# RECORDS PROVIDED
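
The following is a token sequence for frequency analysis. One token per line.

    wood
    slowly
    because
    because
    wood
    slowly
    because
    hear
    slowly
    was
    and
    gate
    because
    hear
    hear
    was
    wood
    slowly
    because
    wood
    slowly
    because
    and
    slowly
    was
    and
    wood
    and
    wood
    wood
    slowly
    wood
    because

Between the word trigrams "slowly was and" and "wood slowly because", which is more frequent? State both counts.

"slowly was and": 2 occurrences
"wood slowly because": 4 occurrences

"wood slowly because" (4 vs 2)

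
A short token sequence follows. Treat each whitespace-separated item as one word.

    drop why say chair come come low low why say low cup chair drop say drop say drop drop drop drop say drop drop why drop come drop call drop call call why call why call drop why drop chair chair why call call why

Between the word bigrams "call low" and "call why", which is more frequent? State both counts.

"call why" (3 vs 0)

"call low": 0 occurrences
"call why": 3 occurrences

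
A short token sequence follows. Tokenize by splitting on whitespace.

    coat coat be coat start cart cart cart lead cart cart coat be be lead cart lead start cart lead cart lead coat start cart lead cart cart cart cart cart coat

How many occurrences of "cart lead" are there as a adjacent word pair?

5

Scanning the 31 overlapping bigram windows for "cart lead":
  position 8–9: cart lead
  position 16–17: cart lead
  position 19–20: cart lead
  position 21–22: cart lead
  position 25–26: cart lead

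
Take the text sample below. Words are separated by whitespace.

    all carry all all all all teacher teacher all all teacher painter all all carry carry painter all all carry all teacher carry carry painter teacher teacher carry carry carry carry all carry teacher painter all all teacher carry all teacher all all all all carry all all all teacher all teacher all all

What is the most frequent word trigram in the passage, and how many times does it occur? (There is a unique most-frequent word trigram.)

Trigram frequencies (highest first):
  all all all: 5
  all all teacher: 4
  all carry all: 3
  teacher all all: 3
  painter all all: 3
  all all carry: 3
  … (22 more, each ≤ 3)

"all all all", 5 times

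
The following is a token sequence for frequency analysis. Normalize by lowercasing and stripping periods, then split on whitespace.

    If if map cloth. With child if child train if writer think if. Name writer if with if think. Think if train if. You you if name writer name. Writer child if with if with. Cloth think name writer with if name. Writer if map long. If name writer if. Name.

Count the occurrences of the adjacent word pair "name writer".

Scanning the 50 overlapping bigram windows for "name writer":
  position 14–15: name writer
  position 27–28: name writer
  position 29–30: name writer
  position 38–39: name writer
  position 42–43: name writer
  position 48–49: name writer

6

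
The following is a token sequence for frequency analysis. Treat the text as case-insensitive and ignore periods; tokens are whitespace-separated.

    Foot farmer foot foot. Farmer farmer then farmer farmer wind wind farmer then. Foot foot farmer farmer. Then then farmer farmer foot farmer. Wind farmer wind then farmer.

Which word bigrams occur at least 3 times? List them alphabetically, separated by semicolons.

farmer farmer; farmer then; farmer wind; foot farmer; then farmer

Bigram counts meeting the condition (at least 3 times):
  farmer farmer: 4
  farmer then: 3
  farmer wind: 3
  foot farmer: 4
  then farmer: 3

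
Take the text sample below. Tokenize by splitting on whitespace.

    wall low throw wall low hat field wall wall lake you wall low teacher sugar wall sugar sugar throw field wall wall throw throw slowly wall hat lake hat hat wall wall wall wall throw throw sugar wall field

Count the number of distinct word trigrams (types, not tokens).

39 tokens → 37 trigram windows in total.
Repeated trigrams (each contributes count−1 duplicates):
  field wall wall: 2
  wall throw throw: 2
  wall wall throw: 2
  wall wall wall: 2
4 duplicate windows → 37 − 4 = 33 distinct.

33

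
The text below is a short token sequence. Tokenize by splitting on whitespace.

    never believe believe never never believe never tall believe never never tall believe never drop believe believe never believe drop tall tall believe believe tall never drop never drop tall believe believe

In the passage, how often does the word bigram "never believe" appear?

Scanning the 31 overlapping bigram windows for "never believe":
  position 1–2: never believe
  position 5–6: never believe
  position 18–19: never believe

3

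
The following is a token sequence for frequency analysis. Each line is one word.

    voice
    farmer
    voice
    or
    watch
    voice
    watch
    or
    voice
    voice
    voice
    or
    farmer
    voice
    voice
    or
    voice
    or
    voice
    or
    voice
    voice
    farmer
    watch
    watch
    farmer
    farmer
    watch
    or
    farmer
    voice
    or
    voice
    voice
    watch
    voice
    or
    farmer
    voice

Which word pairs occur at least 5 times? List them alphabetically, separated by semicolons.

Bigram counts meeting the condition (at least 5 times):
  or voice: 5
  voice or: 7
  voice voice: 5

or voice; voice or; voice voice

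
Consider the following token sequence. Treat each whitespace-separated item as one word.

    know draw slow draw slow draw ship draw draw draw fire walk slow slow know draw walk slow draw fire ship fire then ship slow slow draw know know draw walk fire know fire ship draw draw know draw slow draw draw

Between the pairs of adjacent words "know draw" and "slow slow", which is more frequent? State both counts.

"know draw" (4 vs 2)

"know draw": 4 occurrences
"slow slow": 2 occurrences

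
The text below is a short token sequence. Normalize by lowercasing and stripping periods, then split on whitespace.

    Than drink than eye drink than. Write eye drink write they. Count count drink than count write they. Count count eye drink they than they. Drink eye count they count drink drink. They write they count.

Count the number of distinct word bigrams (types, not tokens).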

# WHAT THIS TASK INVOLVES
Please say how many lines in the records above contain the word "periods", and give only that number.

# EXERCISE RESULT
3